Records shown:
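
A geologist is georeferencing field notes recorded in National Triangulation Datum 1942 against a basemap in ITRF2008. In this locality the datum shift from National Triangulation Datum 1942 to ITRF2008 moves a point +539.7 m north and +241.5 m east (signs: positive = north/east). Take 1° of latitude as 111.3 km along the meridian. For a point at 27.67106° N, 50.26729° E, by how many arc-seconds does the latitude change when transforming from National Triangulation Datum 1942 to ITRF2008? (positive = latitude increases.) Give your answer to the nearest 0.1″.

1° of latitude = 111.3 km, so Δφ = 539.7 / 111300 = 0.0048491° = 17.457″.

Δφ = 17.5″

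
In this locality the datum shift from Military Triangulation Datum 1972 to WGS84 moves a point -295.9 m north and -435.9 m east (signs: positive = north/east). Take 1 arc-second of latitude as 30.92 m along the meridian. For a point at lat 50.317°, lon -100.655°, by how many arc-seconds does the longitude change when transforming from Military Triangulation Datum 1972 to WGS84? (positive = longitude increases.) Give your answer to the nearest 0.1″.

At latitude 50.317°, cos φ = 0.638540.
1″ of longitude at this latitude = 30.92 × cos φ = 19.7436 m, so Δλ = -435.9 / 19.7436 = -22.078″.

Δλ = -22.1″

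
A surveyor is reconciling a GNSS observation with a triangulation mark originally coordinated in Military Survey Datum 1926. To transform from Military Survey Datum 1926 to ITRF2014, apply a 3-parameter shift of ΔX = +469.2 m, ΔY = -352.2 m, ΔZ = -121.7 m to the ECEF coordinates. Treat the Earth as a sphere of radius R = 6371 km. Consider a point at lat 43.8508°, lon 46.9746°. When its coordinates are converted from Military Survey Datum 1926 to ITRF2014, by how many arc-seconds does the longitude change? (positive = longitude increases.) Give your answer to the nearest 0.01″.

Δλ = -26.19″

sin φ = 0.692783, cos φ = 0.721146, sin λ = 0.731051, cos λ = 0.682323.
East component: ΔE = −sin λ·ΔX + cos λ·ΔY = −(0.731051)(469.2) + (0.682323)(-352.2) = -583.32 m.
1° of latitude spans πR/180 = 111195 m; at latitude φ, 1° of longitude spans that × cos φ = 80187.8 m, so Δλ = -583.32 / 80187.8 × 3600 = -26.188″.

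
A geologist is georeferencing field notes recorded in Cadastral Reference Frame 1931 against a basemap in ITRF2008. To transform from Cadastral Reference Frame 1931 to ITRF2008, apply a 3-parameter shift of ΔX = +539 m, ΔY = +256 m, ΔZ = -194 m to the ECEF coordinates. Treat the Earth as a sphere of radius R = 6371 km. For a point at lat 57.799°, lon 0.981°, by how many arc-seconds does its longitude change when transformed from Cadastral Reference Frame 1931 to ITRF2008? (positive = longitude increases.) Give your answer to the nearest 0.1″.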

--

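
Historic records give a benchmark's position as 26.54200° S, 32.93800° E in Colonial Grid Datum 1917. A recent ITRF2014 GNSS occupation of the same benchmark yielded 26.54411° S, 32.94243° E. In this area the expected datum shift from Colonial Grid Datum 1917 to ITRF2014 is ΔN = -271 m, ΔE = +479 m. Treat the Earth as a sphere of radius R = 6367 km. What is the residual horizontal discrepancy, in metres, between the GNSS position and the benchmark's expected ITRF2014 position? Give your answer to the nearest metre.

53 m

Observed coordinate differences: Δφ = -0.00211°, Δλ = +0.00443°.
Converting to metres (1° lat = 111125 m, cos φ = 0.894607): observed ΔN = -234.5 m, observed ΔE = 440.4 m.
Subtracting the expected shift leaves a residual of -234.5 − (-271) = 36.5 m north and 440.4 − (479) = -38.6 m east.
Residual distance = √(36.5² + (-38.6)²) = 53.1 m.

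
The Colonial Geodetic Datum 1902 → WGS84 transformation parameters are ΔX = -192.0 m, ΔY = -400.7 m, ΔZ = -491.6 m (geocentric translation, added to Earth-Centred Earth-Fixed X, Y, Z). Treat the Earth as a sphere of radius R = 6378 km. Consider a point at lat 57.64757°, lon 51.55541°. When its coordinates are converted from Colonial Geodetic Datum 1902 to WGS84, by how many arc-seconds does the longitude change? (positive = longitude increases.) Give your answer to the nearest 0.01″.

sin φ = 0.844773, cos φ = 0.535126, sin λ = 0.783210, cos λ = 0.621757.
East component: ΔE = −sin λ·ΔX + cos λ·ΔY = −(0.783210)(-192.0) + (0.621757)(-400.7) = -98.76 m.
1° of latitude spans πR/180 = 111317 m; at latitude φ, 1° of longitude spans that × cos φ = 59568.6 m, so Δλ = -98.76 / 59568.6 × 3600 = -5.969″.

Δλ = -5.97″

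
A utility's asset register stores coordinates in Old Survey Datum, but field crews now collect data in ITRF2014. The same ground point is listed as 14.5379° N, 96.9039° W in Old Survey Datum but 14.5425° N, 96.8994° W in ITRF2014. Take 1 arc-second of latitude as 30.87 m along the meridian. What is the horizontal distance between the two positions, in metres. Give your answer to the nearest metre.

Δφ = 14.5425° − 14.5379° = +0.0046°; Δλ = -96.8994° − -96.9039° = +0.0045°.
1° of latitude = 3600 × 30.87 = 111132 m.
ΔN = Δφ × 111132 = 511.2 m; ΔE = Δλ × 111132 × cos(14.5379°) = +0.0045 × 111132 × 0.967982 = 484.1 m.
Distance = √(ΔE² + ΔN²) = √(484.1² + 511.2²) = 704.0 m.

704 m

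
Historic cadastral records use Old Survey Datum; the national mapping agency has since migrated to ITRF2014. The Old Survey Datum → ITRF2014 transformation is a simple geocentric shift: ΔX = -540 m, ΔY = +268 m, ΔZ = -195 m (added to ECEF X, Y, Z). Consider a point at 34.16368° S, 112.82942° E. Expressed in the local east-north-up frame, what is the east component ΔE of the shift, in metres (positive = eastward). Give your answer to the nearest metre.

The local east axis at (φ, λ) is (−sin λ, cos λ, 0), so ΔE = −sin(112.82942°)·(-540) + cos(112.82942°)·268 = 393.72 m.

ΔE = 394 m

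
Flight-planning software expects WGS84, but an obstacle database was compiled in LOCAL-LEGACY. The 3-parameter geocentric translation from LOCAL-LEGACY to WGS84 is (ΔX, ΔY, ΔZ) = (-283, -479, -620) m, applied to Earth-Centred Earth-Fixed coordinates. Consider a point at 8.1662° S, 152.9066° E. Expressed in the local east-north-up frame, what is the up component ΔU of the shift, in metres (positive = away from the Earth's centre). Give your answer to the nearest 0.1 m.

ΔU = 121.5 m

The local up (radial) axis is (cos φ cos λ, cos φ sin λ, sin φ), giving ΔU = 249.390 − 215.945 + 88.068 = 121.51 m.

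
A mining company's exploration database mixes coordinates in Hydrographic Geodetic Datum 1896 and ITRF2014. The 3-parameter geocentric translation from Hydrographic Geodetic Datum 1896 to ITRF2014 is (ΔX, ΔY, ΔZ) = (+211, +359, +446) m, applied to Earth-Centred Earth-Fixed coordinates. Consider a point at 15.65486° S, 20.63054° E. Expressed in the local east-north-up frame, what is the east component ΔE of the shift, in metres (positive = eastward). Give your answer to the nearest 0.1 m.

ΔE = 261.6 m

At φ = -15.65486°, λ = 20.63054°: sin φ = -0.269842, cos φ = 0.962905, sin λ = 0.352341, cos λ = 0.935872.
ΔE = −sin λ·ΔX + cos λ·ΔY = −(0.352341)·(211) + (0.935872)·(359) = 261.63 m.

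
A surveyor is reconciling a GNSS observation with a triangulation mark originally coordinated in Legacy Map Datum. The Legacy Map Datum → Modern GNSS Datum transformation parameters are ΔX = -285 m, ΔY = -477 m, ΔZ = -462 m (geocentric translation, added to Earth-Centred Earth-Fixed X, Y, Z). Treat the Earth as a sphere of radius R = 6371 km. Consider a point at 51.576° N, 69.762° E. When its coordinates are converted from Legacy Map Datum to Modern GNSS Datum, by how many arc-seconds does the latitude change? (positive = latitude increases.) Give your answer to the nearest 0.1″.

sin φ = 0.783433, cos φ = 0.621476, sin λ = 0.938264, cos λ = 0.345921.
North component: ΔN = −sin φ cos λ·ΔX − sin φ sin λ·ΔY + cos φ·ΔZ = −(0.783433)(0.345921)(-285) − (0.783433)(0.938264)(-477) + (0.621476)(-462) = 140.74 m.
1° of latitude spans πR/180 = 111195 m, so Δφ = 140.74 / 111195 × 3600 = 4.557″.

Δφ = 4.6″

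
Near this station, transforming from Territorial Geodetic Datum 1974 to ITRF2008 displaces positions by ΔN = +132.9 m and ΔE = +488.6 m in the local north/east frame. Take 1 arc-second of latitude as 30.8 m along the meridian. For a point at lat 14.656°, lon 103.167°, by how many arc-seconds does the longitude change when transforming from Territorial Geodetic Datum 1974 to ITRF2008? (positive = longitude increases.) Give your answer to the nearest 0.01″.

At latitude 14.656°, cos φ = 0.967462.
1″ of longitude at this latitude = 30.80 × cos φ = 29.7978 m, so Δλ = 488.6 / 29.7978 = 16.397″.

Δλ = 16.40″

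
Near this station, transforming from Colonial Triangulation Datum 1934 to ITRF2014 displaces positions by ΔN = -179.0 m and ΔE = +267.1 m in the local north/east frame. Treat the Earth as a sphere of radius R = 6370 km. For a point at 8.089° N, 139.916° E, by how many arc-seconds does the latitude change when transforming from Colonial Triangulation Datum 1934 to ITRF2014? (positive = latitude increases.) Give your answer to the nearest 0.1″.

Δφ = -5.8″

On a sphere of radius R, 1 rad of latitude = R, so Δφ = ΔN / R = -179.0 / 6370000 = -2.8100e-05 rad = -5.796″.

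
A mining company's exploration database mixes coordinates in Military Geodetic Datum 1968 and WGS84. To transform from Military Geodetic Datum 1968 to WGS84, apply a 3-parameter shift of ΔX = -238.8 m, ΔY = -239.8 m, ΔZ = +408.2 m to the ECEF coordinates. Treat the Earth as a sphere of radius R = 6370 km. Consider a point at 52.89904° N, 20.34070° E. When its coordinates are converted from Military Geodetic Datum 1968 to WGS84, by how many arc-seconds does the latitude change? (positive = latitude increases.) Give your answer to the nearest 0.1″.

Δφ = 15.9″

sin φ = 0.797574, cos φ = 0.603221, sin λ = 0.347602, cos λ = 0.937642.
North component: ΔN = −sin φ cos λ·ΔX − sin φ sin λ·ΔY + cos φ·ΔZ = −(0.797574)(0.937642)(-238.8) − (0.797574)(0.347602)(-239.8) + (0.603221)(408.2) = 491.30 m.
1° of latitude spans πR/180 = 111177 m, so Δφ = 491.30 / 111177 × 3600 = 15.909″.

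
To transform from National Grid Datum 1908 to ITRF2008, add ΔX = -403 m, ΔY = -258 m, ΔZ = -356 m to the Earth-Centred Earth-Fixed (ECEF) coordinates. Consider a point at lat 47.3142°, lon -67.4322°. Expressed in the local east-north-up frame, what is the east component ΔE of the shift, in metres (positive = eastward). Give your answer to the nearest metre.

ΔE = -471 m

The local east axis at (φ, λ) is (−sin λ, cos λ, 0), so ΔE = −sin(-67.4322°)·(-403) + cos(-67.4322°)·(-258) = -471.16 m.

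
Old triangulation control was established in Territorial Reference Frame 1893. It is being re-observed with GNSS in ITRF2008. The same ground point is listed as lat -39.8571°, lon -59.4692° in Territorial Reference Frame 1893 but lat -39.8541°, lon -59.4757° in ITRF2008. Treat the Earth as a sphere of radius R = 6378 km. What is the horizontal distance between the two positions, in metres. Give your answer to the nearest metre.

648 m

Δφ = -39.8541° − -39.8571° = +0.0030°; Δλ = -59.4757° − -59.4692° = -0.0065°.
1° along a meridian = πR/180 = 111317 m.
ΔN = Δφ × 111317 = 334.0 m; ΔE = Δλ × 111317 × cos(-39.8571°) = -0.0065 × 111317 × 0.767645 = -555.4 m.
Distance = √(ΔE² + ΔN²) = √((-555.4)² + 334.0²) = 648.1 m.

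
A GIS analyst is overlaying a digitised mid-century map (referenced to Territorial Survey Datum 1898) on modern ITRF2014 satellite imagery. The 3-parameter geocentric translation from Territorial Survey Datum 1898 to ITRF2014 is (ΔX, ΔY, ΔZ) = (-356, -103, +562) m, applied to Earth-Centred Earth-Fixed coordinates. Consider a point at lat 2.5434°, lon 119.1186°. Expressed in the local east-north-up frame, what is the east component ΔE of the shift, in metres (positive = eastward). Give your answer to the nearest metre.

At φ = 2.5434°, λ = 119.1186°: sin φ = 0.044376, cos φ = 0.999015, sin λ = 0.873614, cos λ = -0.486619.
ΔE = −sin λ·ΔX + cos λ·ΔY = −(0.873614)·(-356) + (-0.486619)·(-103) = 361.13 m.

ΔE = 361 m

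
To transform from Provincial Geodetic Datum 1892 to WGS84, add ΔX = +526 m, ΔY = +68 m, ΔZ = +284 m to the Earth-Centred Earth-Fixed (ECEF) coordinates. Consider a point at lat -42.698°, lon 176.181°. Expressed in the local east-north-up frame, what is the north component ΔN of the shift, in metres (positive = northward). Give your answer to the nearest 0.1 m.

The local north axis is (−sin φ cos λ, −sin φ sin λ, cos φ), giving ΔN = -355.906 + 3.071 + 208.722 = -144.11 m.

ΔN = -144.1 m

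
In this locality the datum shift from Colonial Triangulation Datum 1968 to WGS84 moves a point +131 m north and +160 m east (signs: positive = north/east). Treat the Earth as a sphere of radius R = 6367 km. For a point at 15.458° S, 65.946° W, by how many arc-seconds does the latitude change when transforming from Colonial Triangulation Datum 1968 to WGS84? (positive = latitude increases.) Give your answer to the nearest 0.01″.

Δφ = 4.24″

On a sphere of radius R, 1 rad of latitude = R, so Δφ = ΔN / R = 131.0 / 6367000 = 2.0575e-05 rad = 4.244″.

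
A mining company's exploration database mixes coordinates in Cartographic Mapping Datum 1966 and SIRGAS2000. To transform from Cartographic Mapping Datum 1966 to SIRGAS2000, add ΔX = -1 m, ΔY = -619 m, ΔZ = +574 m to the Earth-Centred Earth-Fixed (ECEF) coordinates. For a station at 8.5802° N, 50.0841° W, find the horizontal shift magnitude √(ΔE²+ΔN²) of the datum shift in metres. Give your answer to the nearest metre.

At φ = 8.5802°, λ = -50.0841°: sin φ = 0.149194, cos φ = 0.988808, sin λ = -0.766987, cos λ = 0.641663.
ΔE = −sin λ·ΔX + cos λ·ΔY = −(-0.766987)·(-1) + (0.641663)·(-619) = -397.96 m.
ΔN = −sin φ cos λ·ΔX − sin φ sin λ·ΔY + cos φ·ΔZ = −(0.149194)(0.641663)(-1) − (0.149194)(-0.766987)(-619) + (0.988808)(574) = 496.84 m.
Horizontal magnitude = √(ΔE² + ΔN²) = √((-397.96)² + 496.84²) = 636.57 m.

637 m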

Action item: Return exactly the lines above from the line that has "In this locality the datum shift from Military" through the line that has "A geologist is georeferencing field notes recorded in Cadastral", inclusive, and nothing else.

Response to this task:
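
In this locality the datum shift from Military Triangulation Datum 1972 to WGS84 moves a point -295.9 m north and -435.9 m east (signs: positive = north/east). Take 1 arc-second of latitude as 30.92 m along the meridian. For a point at lat 50.317°, lon -100.655°, by how many arc-seconds does the longitude change when transforming from Military Triangulation Datum 1972 to WGS84? (positive = longitude increases.) Give your answer to the nearest 0.1″.

At latitude 50.317°, cos φ = 0.638540.
1″ of longitude at this latitude = 30.92 × cos φ = 19.7436 m, so Δλ = -435.9 / 19.7436 = -22.078″.

Δλ = -22.1″

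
A surveyor is reconciling a GNSS observation with a triangulation mark originally coordinated in Military Survey Datum 1926. To transform from Military Survey Datum 1926 to ITRF2014, apply a 3-parameter shift of ΔX = +469.2 m, ΔY = -352.2 m, ΔZ = -121.7 m to the ECEF coordinates. Treat the Earth as a sphere of radius R = 6371 km. Consider a point at lat 43.8508°, lon 46.9746°. When its coordinates are converted from Military Survey Datum 1926 to ITRF2014, by how many arc-seconds does the longitude change? (positive = longitude increases.) Give your answer to the nearest 0.01″.

Δλ = -26.19″

sin φ = 0.692783, cos φ = 0.721146, sin λ = 0.731051, cos λ = 0.682323.
East component: ΔE = −sin λ·ΔX + cos λ·ΔY = −(0.731051)(469.2) + (0.682323)(-352.2) = -583.32 m.
1° of latitude spans πR/180 = 111195 m; at latitude φ, 1° of longitude spans that × cos φ = 80187.8 m, so Δλ = -583.32 / 80187.8 × 3600 = -26.188″.

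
A geologist is georeferencing field notes recorded in Cadastral Reference Frame 1931 against a basemap in ITRF2008. To transform from Cadastral Reference Frame 1931 to ITRF2008, apply a 3-parameter shift of ΔX = +539 m, ΔY = +256 m, ΔZ = -194 m to the ECEF coordinates. Treat the Earth as a sphere of radius R = 6371 km. For a point at lat 57.799°, lon 0.981°, by how many arc-seconds does its longitude change when transformed from Cadastral Reference Frame 1931 to ITRF2008? (positive = longitude increases.) Give your answer to the nearest 0.1″.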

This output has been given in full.